* _Assignment_:
Would you copy all lines in the data that contain the word "Savannah"?

* _Supplied entries_:
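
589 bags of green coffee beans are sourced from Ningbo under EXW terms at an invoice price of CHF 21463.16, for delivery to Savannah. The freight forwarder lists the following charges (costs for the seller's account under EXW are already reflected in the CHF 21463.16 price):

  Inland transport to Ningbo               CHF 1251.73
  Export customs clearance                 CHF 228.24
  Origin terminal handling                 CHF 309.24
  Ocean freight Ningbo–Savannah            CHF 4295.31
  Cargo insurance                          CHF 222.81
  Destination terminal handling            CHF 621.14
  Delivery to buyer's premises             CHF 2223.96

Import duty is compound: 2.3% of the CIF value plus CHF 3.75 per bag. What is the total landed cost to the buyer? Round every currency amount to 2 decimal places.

Total landed cost: CHF 33463.06

EXW: the seller makes goods available at their premises; the buyer bears all onward costs.
CIF value = EXW price + inland to port + export clearance + origin terminal + freight + insurance = 21463.16 + 1251.73 + 228.24 + 309.24 + 4295.31 + 222.81 = 27770.49
Ad valorem component: 27770.49 × 2.3% = 638.72
Specific component: 589 × 3.75 = 2208.75
Import duty = 638.72 + 2208.75 = 2847.47
Buyer bears: inland to port 1251.73 + export clearance 228.24 + origin terminal 309.24 + freight 4295.31 + insurance 222.81 + destination terminal 621.14 + delivery 2223.96 + duty 2847.47 = 11999.90
Landed cost = invoice 21463.16 + 11999.90 = 33463.06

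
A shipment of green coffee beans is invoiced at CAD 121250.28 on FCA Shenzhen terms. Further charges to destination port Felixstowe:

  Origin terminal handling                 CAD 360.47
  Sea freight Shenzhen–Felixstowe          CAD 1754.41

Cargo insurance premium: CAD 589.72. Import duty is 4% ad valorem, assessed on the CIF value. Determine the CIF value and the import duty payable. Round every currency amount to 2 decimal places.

CIF = FCA price + pre-shipment costs + freight + insurance
CIF = 121250.28 + 360.47 + 1754.41 + 589.72 = 123954.88
Import duty = 123954.88 × 4% = 4958.20

CIF value: CAD 123954.88; import duty: CAD 4958.20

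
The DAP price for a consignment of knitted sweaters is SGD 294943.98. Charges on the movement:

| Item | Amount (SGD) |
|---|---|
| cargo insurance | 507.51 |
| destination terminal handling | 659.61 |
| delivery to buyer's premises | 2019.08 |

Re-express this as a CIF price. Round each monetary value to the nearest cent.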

* _Solution for this problem_:
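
589 bags of green coffee beans are sourced from Ningbo under EXW terms at an invoice price of CHF 21463.16, for delivery to Savannah. The freight forwarder lists the following charges (costs for the seller's account under EXW are already reflected in the CHF 21463.16 price):
  Ocean freight Ningbo–Savannah            CHF 4295.31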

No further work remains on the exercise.